Stored data
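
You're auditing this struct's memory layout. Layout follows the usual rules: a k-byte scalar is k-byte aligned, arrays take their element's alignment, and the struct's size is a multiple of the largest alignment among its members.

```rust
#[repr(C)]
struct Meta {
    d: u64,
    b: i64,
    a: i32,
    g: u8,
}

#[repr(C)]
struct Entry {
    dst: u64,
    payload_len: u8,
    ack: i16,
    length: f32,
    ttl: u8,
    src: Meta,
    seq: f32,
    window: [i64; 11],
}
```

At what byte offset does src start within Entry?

24

Meta: 0..8  d  (8B, 8-aligned); 8..16  b  (8B, 8-aligned); 16..20  a  (4B, 4-aligned); 20..21  g  (1B, 1-aligned); 21..24  -- tail padding (3B); sizeof = 24, alignof = 8
0..8  dst  (8B, 8-aligned)
8..9  payload_len  (1B, 1-aligned)
9..10  -- padding (1B)
10..12  ack  (2B, 2-aligned)
12..16  length  (4B, 4-aligned)
16..17  ttl  (1B, 1-aligned)
17..24  -- padding (7B)
24..48  src  (24B, 8-aligned)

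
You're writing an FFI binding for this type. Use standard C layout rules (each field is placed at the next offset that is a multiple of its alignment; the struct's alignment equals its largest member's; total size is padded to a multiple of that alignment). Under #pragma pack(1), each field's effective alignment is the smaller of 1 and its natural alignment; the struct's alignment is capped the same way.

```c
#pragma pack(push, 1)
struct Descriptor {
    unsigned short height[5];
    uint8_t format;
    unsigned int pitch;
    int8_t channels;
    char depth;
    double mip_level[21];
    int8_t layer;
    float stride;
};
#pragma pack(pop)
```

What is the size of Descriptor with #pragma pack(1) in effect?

@0: height [10B, align 1] → 10
@10: format [1B, align 1] → 11
@11: pitch [4B, align 1] → 15
@15: channels [1B, align 1] → 16
@16: depth [1B, align 1] → 17
@17: mip_level [168B, align 1] → 185
@185: layer [1B, align 1] → 186
@186: stride [4B, align 1] → 190
size 190, align 1

190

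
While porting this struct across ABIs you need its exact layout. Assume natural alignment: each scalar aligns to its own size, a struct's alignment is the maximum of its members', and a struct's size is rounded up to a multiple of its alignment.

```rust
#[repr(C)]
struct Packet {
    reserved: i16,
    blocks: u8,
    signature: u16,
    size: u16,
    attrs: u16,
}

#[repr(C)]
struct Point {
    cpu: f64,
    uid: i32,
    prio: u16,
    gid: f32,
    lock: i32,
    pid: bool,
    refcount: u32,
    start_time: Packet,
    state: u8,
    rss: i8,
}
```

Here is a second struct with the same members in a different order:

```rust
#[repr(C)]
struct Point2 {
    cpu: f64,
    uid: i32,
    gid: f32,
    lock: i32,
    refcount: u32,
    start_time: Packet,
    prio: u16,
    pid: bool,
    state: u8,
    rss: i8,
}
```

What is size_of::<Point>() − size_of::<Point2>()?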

PROBLEM DESCRIPTION:
Reply with the number of lines in the data that include the string "each" and nothing else.

SOLVED EXERCISE:
2